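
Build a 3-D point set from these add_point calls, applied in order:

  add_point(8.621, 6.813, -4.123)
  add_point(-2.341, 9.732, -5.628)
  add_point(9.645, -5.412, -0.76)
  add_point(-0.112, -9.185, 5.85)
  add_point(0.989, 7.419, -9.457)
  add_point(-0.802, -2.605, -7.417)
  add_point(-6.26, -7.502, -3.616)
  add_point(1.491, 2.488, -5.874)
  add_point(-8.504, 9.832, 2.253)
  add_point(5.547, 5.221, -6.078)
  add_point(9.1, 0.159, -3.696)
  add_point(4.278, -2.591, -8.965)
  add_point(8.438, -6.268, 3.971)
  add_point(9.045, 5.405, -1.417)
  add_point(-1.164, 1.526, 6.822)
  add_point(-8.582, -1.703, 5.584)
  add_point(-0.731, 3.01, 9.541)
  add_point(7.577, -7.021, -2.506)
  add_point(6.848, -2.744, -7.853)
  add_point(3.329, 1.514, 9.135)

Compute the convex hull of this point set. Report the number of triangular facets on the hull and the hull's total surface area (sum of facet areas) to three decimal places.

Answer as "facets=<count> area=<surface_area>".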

#### [Problem statement]
Each line above should appear again, reproduced exactly.

#### [Expected answer]
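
Build a 3-D point set from these add_point calls, applied in order:

  add_point(8.621, 6.813, -4.123)
  add_point(-2.341, 9.732, -5.628)
  add_point(9.645, -5.412, -0.76)
  add_point(-0.112, -9.185, 5.85)
  add_point(0.989, 7.419, -9.457)
  add_point(-0.802, -2.605, -7.417)
  add_point(-6.26, -7.502, -3.616)
  add_point(1.491, 2.488, -5.874)
  add_point(-8.504, 9.832, 2.253)
  add_point(5.547, 5.221, -6.078)
  add_point(9.1, 0.159, -3.696)
  add_point(4.278, -2.591, -8.965)
  add_point(8.438, -6.268, 3.971)
  add_point(9.045, 5.405, -1.417)
  add_point(-1.164, 1.526, 6.822)
  add_point(-8.582, -1.703, 5.584)
  add_point(-0.731, 3.01, 9.541)
  add_point(7.577, -7.021, -2.506)
  add_point(6.848, -2.744, -7.853)
  add_point(3.329, 1.514, 9.135)

Compute the convex hull of this point set. Report the number of triangular facets on the hull and the hull's total surface area (sum of facet areas) to three decimal places.

Answer as "facets=<count> area=<surface_area>".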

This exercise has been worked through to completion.